◆ LISTED RECORDS:
++++

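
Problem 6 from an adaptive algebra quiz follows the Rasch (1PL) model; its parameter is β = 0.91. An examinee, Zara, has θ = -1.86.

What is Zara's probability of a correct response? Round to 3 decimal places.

0.059

P(θ) = 1 / (1 + exp(−(θ − β)))
Exponent: (-1.86 − 0.91) = -2.7700
1/(1 + e^{2.7700}) = 0.0590
P = 0.0590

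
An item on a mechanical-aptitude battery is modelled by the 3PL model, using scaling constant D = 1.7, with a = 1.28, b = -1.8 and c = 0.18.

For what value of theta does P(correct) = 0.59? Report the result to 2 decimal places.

-1.80

P(theta) = c + (1 − c) · 1 / (1 + exp(−D·a(theta − b)))
Remove guessing floor: (0.59 − 0.18)/(1 − 0.18) = 0.5000
logit = ln(0.5000/0.5000) = 0.0000
theta = b + logit/(1.7·a) = -1.8 + 0.0000/2.1760 = -1.8000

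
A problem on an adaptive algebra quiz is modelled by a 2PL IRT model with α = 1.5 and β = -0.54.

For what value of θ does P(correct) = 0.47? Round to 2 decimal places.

-0.62

P(θ) = 1 / (1 + exp(−α(θ − β)))
logit = ln(0.4700/0.5300) = -0.1201
θ = β + logit/(α) = -0.54 + (-0.1201)/1.5000 = -0.6201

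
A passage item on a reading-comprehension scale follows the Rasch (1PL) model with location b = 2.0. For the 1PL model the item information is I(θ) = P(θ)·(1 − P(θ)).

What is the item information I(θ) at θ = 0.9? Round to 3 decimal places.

P = 1/(1+e^{1.1000}) = 0.2497
P(1−P) = 0.2497 × 0.7503 = 0.1874
I = P(1−P) = 0.18737

0.187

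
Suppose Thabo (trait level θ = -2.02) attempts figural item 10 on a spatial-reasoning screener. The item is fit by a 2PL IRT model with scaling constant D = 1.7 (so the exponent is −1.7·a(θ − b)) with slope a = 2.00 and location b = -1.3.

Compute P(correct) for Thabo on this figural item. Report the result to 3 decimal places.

0.080

P(θ) = 1 / (1 + exp(−D·a(θ − b)))
Exponent: 1.7 × 2.00 × (-2.02 − (-1.3)) = -2.4480
1/(1 + e^{2.4480}) = 0.0796
P = 0.0796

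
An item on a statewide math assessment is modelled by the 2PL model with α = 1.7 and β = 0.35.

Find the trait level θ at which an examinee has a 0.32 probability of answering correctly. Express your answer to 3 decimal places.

-0.093

P(θ) = 1 / (1 + exp(−α(θ − β)))
logit = ln(0.3200/0.6800) = -0.7538
θ = β + logit/(α) = 0.35 + (-0.7538)/1.7000 = -0.0934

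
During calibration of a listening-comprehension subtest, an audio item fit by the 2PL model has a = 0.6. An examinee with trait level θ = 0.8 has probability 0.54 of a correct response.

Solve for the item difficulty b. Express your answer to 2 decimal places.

0.53

P(θ) = 1 / (1 + exp(−a(θ − b)))
logit(0.54) = ln(0.54/0.46) = 0.1603
b = θ − logit/(a) = 0.8 − 0.1603/0.6000 = 0.5328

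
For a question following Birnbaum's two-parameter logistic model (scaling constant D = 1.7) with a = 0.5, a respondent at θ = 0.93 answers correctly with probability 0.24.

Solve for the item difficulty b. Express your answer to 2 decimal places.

P(θ) = 1 / (1 + exp(−D·a(θ − b)))
logit(0.24) = ln(0.24/0.76) = -1.1527
b = θ − logit/(1.7·a) = 0.93 − (-1.1527)/0.8500 = 2.2861

2.29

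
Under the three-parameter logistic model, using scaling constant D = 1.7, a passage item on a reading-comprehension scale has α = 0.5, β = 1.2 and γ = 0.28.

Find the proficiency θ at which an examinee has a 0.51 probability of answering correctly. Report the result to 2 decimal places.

0.31

P(θ) = γ + (1 − γ) · 1 / (1 + exp(−D·α(θ − β)))
Remove guessing floor: (0.51 − 0.28)/(1 − 0.28) = 0.3194
logit = ln(0.3194/0.6806) = -0.7563
θ = β + logit/(1.7·α) = 1.2 + (-0.7563)/0.8500 = 0.3102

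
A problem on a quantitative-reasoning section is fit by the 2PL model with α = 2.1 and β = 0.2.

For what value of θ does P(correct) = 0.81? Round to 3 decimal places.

0.890

P(θ) = 1 / (1 + exp(−α(θ − β)))
logit = ln(0.8100/0.1900) = 1.4500
θ = β + logit/(α) = 0.2 + 1.4500/2.1000 = 0.8905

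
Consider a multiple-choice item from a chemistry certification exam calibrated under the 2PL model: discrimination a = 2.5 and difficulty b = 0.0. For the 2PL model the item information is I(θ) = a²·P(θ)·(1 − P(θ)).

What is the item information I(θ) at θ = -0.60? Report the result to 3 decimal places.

P = 1/(1+e^{1.5000}) = 0.1824
P(1−P) = 0.1824 × 0.8176 = 0.1491
I = a² × P(1−P) = 2.5² × 0.1491 = 0.93217

0.932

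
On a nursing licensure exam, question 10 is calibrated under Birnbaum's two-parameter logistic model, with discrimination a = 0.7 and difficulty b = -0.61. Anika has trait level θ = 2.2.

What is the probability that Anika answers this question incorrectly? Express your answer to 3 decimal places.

P(θ) = 1 / (1 + exp(−a(θ − b)))
Exponent: 0.7 × (2.2 − (-0.61)) = 1.9670
1/(1 + e^{-1.9670}) = 0.8773
P(incorrect) = 1 − 0.8773 = 0.1227

0.123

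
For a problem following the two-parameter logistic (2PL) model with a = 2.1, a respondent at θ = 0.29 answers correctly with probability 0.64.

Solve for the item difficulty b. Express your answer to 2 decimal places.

P(θ) = 1 / (1 + exp(−a(θ − b)))
logit(0.64) = ln(0.64/0.36) = 0.5754
b = θ − logit/(a) = 0.29 − 0.5754/2.1000 = 0.0160

0.02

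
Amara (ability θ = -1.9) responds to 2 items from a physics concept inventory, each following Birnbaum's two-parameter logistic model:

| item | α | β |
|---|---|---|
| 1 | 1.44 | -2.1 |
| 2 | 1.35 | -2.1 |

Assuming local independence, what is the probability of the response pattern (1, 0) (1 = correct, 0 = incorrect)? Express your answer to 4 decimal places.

P(θ) = 1 / (1 + exp(−α(θ − β)))
P_1 = 1/(1+e^{-0.2880}) = 0.5715
P_2 = 1/(1+e^{-0.2700}) = 0.5671
L = P_1 × (1−P_2) = 0.5715 × 0.4329 = 0.24741

0.2474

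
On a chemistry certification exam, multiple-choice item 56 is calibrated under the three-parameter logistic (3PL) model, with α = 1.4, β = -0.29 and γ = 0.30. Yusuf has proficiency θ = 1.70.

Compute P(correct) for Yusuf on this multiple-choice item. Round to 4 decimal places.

0.9593

P(θ) = γ + (1 − γ) · 1 / (1 + exp(−α(θ − β)))
Exponent: 1.4 × (1.70 − (-0.29)) = 2.7860
1/(1 + e^{-2.7860}) = 0.9419
P = 0.30 + 0.70 × 0.9419 = 0.9593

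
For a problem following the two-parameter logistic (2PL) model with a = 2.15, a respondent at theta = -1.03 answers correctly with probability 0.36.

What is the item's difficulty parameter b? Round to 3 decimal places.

-0.762

P(theta) = 1 / (1 + exp(−a(theta − b)))
logit(0.36) = ln(0.36/0.64) = -0.5754
b = theta − logit/(a) = -1.03 − (-0.5754)/2.1500 = -0.7624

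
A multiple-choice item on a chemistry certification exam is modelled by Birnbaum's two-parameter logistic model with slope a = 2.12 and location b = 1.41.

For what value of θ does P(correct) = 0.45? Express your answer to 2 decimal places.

P(θ) = 1 / (1 + exp(−a(θ − b)))
logit = ln(0.4500/0.5500) = -0.2007
θ = b + logit/(a) = 1.41 + (-0.2007)/2.1200 = 1.3153

1.32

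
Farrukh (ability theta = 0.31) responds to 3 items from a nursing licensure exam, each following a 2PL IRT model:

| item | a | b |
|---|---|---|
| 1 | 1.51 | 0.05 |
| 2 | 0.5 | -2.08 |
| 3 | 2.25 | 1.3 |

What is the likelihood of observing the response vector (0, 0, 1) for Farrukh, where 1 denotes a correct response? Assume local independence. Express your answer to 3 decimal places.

0.009

P(theta) = 1 / (1 + exp(−a(theta − b)))
P_1 = 1/(1+e^{-0.3926}) = 0.5969
P_2 = 1/(1+e^{-1.1950}) = 0.7676
P_3 = 1/(1+e^{2.2275}) = 0.0973
L = (1−P_1) × (1−P_2) × P_3 = 0.4031 × 0.2324 × 0.0973 = 0.00911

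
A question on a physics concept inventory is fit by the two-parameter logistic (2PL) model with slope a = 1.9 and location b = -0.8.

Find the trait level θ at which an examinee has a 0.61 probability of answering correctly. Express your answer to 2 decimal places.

P(θ) = 1 / (1 + exp(−a(θ − b)))
logit = ln(0.6100/0.3900) = 0.4473
θ = b + logit/(a) = -0.8 + 0.4473/1.9000 = -0.5646

-0.56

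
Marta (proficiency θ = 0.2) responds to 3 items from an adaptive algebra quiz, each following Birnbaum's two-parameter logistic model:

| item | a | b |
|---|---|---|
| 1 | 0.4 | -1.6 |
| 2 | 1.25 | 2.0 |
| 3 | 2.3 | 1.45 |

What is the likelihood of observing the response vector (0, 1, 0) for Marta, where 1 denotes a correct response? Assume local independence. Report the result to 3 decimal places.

P(θ) = 1 / (1 + exp(−a(θ − b)))
P_1 = 1/(1+e^{-0.7200}) = 0.6726
P_2 = 1/(1+e^{2.2500}) = 0.0953
P_3 = 1/(1+e^{2.8750}) = 0.0534
L = (1−P_1) × P_2 × (1−P_3) = 0.3274 × 0.0953 × 0.9466 = 0.02955

0.030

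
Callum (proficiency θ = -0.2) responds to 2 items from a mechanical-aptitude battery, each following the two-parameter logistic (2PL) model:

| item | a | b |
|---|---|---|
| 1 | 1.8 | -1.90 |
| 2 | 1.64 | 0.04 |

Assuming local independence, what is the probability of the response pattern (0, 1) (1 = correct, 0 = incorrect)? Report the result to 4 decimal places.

0.0180

P(θ) = 1 / (1 + exp(−a(θ − b)))
P_1 = 1/(1+e^{-3.0600}) = 0.9552
P_2 = 1/(1+e^{0.3936}) = 0.4029
L = (1−P_1) × P_2 = 0.0448 × 0.4029 = 0.01804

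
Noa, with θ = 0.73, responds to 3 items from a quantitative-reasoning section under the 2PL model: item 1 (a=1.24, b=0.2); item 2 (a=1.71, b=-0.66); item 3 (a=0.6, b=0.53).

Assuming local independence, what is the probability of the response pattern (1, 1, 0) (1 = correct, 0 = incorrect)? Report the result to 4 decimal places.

0.2833

P(θ) = 1 / (1 + exp(−a(θ − b)))
P_1 = 1/(1+e^{-0.6572}) = 0.6586
P_2 = 1/(1+e^{-2.3769}) = 0.9150
P_3 = 1/(1+e^{-0.1200}) = 0.5300
L = P_1 × P_2 × (1−P_3) = 0.6586 × 0.9150 × 0.4700 = 0.28328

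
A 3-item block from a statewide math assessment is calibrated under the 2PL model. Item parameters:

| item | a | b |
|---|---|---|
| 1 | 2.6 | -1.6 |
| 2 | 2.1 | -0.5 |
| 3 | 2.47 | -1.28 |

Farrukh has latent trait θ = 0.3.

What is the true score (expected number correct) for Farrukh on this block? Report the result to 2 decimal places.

2.82

P(θ) = 1 / (1 + exp(−a(θ − b)))
P_1 = 1/(1+e^{-4.9400}) = 0.9929
P_2 = 1/(1+e^{-1.6800}) = 0.8429
P_3 = 1/(1+e^{-3.9026}) = 0.9802
E[score] = 0.9929 + 0.8429 + 0.9802 = 2.8160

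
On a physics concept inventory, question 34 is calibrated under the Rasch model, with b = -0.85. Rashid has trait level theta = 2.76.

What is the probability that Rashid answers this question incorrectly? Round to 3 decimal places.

P(theta) = 1 / (1 + exp(−(theta − b)))
Exponent: (2.76 − (-0.85)) = 3.6100
1/(1 + e^{-3.6100}) = 0.9737
P = 0.9737
P(incorrect) = 1 − 0.9737 = 0.0263

0.026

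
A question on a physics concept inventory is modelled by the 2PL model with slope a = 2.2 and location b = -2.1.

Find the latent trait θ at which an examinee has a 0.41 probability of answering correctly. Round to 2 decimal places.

P(θ) = 1 / (1 + exp(−a(θ − b)))
logit = ln(0.4100/0.5900) = -0.3640
θ = b + logit/(a) = -2.1 + (-0.3640)/2.2000 = -2.2654

-2.27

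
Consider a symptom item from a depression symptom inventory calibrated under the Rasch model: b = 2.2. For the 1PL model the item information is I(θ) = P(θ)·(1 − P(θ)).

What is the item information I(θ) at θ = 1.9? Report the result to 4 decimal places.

P = 1/(1+e^{0.3000}) = 0.4256
P(1−P) = 0.4256 × 0.5744 = 0.2445
I = P(1−P) = 0.24446

0.2445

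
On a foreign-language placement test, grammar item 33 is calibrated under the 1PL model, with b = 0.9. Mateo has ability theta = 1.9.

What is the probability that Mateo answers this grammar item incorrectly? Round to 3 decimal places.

P(theta) = 1 / (1 + exp(−(theta − b)))
Exponent: (1.9 − 0.9) = 1.0000
1/(1 + e^{-1.0000}) = 0.7311
P = 0.7311
P(incorrect) = 1 − 0.7311 = 0.2689

0.269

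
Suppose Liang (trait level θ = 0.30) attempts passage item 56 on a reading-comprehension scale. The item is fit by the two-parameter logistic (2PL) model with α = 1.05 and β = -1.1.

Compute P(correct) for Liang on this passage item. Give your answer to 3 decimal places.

P(θ) = 1 / (1 + exp(−α(θ − β)))
Exponent: 1.05 × (0.30 − (-1.1)) = 1.4700
1/(1 + e^{-1.4700}) = 0.8131

0.813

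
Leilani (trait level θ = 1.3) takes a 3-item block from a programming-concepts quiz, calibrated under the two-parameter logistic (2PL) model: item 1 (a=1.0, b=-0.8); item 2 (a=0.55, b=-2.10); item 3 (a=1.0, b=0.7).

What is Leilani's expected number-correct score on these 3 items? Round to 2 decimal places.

2.40

P(θ) = 1 / (1 + exp(−a(θ − b)))
P_1 = 1/(1+e^{-2.1000}) = 0.8909
P_2 = 1/(1+e^{-1.8700}) = 0.8665
P_3 = 1/(1+e^{-0.6000}) = 0.6457
E[score] = 0.8909 + 0.8665 + 0.6457 = 2.4030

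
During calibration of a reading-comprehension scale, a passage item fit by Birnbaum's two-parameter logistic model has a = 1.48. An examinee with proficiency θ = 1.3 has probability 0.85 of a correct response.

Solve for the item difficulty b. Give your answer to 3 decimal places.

0.128

P(θ) = 1 / (1 + exp(−a(θ − b)))
logit(0.85) = ln(0.85/0.15) = 1.7346
b = θ − logit/(a) = 1.3 − 1.7346/1.4800 = 0.1280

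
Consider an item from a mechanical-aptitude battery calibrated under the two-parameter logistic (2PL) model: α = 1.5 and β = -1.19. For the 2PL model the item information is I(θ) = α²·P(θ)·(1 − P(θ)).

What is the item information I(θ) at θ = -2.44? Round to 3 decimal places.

P = 1/(1+e^{1.8750}) = 0.1330
P(1−P) = 0.1330 × 0.8670 = 0.1153
I = α² × P(1−P) = 1.5² × 0.1153 = 0.25939

0.259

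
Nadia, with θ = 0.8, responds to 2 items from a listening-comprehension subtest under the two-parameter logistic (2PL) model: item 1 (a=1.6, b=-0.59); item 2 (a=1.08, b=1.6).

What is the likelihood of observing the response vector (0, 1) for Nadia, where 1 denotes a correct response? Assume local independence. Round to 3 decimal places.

0.029

P(θ) = 1 / (1 + exp(−a(θ − b)))
P_1 = 1/(1+e^{-2.2240}) = 0.9024
P_2 = 1/(1+e^{0.8640}) = 0.2965
L = (1−P_1) × P_2 = 0.0976 × 0.2965 = 0.02894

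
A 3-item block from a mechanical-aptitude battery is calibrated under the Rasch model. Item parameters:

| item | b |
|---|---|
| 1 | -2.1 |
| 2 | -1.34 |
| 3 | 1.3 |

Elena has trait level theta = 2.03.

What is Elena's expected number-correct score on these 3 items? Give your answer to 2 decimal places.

P(theta) = 1 / (1 + exp(−(theta − b)))
P_1 = 1/(1+e^{-4.1300}) = 0.9842
P_2 = 1/(1+e^{-3.3700}) = 0.9668
P_3 = 1/(1+e^{-0.7300}) = 0.6748
E[score] = 0.9842 + 0.9668 + 0.6748 = 2.6257

2.63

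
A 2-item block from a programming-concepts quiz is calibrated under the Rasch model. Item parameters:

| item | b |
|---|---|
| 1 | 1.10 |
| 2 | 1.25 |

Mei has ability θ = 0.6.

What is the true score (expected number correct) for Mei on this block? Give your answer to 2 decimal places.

P(θ) = 1 / (1 + exp(−(θ − b)))
P_1 = 1/(1+e^{0.5000}) = 0.3775
P_2 = 1/(1+e^{0.6500}) = 0.3430
E[score] = 0.3775 + 0.3430 = 0.7205

0.72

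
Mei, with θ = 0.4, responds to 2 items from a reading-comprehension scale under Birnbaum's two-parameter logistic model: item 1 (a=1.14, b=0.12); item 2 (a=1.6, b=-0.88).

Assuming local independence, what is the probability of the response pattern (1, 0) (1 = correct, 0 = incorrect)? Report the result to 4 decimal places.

P(θ) = 1 / (1 + exp(−a(θ − b)))
P_1 = 1/(1+e^{-0.3192}) = 0.5791
P_2 = 1/(1+e^{-2.0480}) = 0.8857
L = P_1 × (1−P_2) = 0.5791 × 0.1143 = 0.06617

0.0662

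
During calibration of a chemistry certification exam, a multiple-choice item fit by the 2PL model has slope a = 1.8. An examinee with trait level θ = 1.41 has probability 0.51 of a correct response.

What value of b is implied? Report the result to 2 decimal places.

P(θ) = 1 / (1 + exp(−a(θ − b)))
logit(0.51) = ln(0.51/0.49) = 0.0400
b = θ − logit/(a) = 1.41 − 0.0400/1.8000 = 1.3878

1.39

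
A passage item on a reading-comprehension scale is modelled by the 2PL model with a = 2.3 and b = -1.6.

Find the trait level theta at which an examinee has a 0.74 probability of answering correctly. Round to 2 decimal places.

-1.15

P(theta) = 1 / (1 + exp(−a(theta − b)))
logit = ln(0.7400/0.2600) = 1.0460
theta = b + logit/(a) = -1.6 + 1.0460/2.3000 = -1.1452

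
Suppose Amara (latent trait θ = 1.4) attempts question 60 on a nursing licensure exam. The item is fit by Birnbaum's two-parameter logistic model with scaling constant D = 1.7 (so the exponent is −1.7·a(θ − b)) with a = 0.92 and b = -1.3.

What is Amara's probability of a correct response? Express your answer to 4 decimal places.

0.9856

P(θ) = 1 / (1 + exp(−D·a(θ − b)))
Exponent: 1.7 × 0.92 × (1.4 − (-1.3)) = 4.2228
1/(1 + e^{-4.2228}) = 0.9856
P = 0.9856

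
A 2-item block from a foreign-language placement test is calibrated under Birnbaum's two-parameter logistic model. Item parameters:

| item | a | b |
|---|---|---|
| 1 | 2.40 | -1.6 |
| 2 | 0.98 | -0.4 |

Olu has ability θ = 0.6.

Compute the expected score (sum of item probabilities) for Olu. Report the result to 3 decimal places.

P(θ) = 1 / (1 + exp(−a(θ − b)))
P_1 = 1/(1+e^{-5.2800}) = 0.9949
P_2 = 1/(1+e^{-0.9800}) = 0.7271
E[score] = 0.9949 + 0.7271 = 1.7220

1.722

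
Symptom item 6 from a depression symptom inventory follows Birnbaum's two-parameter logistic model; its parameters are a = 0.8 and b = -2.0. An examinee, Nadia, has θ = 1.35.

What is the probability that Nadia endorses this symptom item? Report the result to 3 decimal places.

0.936

P(θ) = 1 / (1 + exp(−a(θ − b)))
Exponent: 0.8 × (1.35 − (-2.0)) = 2.6800
1/(1 + e^{-2.6800}) = 0.9358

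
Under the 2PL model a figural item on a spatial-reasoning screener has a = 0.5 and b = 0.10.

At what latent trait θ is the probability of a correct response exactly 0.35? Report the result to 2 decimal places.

P(θ) = 1 / (1 + exp(−a(θ − b)))
logit = ln(0.3500/0.6500) = -0.6190
θ = b + logit/(a) = 0.10 + (-0.6190)/0.5000 = -1.1381

-1.14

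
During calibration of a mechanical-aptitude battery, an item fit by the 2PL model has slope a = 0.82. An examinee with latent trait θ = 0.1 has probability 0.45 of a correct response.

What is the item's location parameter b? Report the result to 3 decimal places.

0.345

P(θ) = 1 / (1 + exp(−a(θ − b)))
logit(0.45) = ln(0.45/0.55) = -0.2007
b = θ − logit/(a) = 0.1 − (-0.2007)/0.8200 = 0.3447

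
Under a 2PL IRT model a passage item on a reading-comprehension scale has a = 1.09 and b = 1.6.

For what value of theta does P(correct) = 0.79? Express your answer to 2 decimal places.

P(theta) = 1 / (1 + exp(−a(theta − b)))
logit = ln(0.7900/0.2100) = 1.3249
theta = b + logit/(a) = 1.6 + 1.3249/1.0900 = 2.8155

2.82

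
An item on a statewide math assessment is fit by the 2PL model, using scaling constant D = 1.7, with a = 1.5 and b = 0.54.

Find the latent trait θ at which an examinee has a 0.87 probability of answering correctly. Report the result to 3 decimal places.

1.285

P(θ) = 1 / (1 + exp(−D·a(θ − b)))
logit = ln(0.8700/0.1300) = 1.9010
θ = b + logit/(1.7·a) = 0.54 + 1.9010/2.5500 = 1.2855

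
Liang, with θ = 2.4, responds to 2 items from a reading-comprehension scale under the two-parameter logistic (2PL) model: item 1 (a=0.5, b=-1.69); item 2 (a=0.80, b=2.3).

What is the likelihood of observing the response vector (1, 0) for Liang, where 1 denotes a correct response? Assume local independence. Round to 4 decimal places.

0.4250

P(θ) = 1 / (1 + exp(−a(θ − b)))
P_1 = 1/(1+e^{-2.0450}) = 0.8854
P_2 = 1/(1+e^{-0.0800}) = 0.5200
L = P_1 × (1−P_2) = 0.8854 × 0.4800 = 0.42502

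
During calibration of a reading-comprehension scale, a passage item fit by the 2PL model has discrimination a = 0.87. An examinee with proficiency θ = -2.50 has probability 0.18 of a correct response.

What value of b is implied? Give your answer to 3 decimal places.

-0.757

P(θ) = 1 / (1 + exp(−a(θ − b)))
logit(0.18) = ln(0.18/0.82) = -1.5163
b = θ − logit/(a) = -2.50 − (-1.5163)/0.8700 = -0.7571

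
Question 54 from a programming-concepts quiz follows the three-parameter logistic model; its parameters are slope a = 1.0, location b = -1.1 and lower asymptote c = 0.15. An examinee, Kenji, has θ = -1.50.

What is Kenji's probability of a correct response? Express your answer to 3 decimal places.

0.491

P(θ) = c + (1 − c) · 1 / (1 + exp(−a(θ − b)))
Exponent: 1.0 × (-1.50 − (-1.1)) = -0.4000
1/(1 + e^{0.4000}) = 0.4013
P = 0.15 + 0.85 × 0.4013 = 0.4911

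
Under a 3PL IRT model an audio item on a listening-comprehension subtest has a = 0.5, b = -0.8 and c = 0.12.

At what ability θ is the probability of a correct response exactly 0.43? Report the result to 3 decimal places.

P(θ) = c + (1 − c) · 1 / (1 + exp(−a(θ − b)))
Remove guessing floor: (0.43 − 0.12)/(1 − 0.12) = 0.3523
logit = ln(0.3523/0.6477) = -0.6091
θ = b + logit/(a) = -0.8 + (-0.6091)/0.5000 = -2.0181

-2.018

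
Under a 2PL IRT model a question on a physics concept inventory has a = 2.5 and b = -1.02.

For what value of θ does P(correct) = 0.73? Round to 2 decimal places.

P(θ) = 1 / (1 + exp(−a(θ − b)))
logit = ln(0.7300/0.2700) = 0.9946
θ = b + logit/(a) = -1.02 + 0.9946/2.5000 = -0.6222

-0.62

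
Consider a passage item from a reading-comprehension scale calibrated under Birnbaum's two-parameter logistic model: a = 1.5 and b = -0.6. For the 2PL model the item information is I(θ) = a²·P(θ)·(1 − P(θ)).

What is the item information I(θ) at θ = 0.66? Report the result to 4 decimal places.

0.2565

P = 1/(1+e^{-1.8900}) = 0.8688
P(1−P) = 0.8688 × 0.1312 = 0.1140
I = a² × P(1−P) = 1.5² × 0.1140 = 0.25654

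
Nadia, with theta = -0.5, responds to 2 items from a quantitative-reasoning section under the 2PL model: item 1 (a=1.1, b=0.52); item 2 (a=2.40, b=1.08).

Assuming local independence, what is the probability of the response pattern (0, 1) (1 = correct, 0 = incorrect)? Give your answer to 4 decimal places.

0.0166

P(theta) = 1 / (1 + exp(−a(theta − b)))
P_1 = 1/(1+e^{1.1220}) = 0.2456
P_2 = 1/(1+e^{3.7920}) = 0.0221
L = (1−P_1) × P_2 = 0.7544 × 0.0221 = 0.01664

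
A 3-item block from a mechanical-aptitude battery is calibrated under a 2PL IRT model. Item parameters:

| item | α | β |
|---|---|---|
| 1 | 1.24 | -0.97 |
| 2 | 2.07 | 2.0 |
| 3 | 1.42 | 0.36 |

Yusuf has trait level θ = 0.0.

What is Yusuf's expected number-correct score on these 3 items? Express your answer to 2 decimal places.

P(θ) = 1 / (1 + exp(−α(θ − β)))
P_1 = 1/(1+e^{-1.2028}) = 0.7690
P_2 = 1/(1+e^{4.1400}) = 0.0157
P_3 = 1/(1+e^{0.5112}) = 0.3749
E[score] = 0.7690 + 0.0157 + 0.3749 = 1.1596

1.16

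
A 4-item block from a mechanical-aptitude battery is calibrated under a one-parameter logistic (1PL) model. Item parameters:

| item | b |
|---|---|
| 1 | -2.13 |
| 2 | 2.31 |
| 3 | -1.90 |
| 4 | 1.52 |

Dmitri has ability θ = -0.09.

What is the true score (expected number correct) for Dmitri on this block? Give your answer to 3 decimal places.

P(θ) = 1 / (1 + exp(−(θ − b)))
P_1 = 1/(1+e^{-2.0400}) = 0.8849
P_2 = 1/(1+e^{2.4000}) = 0.0832
P_3 = 1/(1+e^{-1.8100}) = 0.8594
P_4 = 1/(1+e^{1.6100}) = 0.1666
E[score] = 0.8849 + 0.0832 + 0.8594 + 0.1666 = 1.9941

1.994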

++++

◆ THE TASK:
Look above for the line containing "Suppose Thabo (trait". Output from there through the line containing "During calibration of a listening-comprehension", exactly and inclusively.

◆ RESULT BELOW:
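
Suppose Thabo (trait level θ = -2.02) attempts figural item 10 on a spatial-reasoning screener. The item is fit by a 2PL IRT model with scaling constant D = 1.7 (so the exponent is −1.7·a(θ − b)) with slope a = 2.00 and location b = -1.3.

Compute P(correct) for Thabo on this figural item. Report the result to 3 decimal places.

0.080

P(θ) = 1 / (1 + exp(−D·a(θ − b)))
Exponent: 1.7 × 2.00 × (-2.02 − (-1.3)) = -2.4480
1/(1 + e^{2.4480}) = 0.0796
P = 0.0796

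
An item on a statewide math assessment is modelled by the 2PL model with α = 1.7 and β = 0.35.

Find the trait level θ at which an examinee has a 0.32 probability of answering correctly. Express your answer to 3 decimal places.

-0.093

P(θ) = 1 / (1 + exp(−α(θ − β)))
logit = ln(0.3200/0.6800) = -0.7538
θ = β + logit/(α) = 0.35 + (-0.7538)/1.7000 = -0.0934

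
During calibration of a listening-comprehension subtest, an audio item fit by the 2PL model has a = 0.6. An examinee with trait level θ = 0.8 has probability 0.54 of a correct response.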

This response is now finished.